**Problem description:**
Return a copy of every line in the data below that contains "Payoffs".

++++

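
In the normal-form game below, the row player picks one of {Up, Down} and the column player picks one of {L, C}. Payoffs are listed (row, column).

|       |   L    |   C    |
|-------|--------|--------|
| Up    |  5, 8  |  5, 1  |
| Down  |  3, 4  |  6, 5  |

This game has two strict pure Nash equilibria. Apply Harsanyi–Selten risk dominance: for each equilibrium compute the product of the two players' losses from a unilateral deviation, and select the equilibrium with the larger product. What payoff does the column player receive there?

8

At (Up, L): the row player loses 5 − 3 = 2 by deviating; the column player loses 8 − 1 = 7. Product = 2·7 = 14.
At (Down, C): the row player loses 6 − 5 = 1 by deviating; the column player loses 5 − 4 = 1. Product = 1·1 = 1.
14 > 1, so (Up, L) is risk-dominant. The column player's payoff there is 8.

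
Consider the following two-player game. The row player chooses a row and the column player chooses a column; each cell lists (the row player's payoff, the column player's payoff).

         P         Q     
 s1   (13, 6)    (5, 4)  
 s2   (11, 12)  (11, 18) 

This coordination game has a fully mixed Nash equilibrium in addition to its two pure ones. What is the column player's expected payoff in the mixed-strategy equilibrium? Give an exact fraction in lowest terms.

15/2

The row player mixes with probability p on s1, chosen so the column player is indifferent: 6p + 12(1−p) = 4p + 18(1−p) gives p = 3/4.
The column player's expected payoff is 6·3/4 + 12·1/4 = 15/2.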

++++

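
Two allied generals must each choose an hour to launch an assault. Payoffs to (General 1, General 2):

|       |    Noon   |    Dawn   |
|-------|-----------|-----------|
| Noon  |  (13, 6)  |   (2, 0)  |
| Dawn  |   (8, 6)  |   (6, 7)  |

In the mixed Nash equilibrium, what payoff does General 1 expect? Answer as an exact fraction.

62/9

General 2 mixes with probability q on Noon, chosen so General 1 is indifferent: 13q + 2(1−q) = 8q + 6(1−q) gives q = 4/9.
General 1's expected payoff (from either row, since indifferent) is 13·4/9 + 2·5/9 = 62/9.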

++++

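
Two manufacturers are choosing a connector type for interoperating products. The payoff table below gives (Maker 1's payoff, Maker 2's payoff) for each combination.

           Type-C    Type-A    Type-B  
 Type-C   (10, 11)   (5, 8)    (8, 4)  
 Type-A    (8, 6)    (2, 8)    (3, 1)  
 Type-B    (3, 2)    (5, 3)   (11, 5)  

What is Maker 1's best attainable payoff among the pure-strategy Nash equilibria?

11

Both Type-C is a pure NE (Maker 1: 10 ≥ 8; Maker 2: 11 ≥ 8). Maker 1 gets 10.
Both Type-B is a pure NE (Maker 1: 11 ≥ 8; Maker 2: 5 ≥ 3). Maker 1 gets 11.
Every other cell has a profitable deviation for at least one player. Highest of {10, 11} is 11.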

++++

**Solved exercise:**
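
In the normal-form game below, the row player picks one of {Up, Down} and the column player picks one of {L, C}. Payoffs are listed (row, column).
Two allied generals must each choose an hour to launch an assault. Payoffs to (General 1, General 2):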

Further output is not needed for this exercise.